= Requirement =
Starting at the line with "Flow exits a", retype every line through the end of the listing exactly as written, and nothing before it.

====================

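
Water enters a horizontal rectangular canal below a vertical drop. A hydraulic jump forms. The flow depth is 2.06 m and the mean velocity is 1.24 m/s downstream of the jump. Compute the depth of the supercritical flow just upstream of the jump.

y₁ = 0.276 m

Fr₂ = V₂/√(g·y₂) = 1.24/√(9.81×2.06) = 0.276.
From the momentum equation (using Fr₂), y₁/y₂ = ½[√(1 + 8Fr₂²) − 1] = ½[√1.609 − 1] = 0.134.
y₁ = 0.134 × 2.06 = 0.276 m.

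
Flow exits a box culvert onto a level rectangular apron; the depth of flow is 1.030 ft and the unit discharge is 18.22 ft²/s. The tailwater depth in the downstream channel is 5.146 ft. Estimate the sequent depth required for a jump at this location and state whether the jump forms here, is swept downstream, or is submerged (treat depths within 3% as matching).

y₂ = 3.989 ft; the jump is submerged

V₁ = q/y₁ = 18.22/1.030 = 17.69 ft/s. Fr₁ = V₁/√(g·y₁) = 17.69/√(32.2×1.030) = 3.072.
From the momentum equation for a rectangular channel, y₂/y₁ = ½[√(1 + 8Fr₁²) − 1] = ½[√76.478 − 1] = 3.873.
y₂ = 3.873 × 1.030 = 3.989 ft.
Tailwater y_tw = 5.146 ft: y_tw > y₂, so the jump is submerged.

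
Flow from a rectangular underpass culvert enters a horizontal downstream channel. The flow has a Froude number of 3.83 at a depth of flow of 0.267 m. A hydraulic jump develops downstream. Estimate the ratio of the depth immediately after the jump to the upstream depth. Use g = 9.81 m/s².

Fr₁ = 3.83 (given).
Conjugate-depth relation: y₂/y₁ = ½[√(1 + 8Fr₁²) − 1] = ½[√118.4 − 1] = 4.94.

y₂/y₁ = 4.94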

====================

= Result for this task =
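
Flow exits a box culvert onto a level rectangular apron; the depth of flow is 1.030 ft and the unit discharge is 18.22 ft²/s. The tailwater depth in the downstream channel is 5.146 ft. Estimate the sequent depth required for a jump at this location and state whether the jump forms here, is swept downstream, or is submerged (treat depths within 3% as matching).

y₂ = 3.989 ft; the jump is submerged

V₁ = q/y₁ = 18.22/1.030 = 17.69 ft/s. Fr₁ = V₁/√(g·y₁) = 17.69/√(32.2×1.030) = 3.072.
From the momentum equation for a rectangular channel, y₂/y₁ = ½[√(1 + 8Fr₁²) − 1] = ½[√76.478 − 1] = 3.873.
y₂ = 3.873 × 1.030 = 3.989 ft.
Tailwater y_tw = 5.146 ft: y_tw > y₂, so the jump is submerged.

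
Flow from a rectangular underpass culvert enters a horizontal downstream channel. The flow has a Froude number of 3.83 at a depth of flow of 0.267 m. A hydraulic jump develops downstream. Estimate the ratio of the depth immediately after the jump to the upstream depth. Use g = 9.81 m/s².

Fr₁ = 3.83 (given).
Conjugate-depth relation: y₂/y₁ = ½[√(1 + 8Fr₁²) − 1] = ½[√118.4 − 1] = 4.94.

y₂/y₁ = 4.94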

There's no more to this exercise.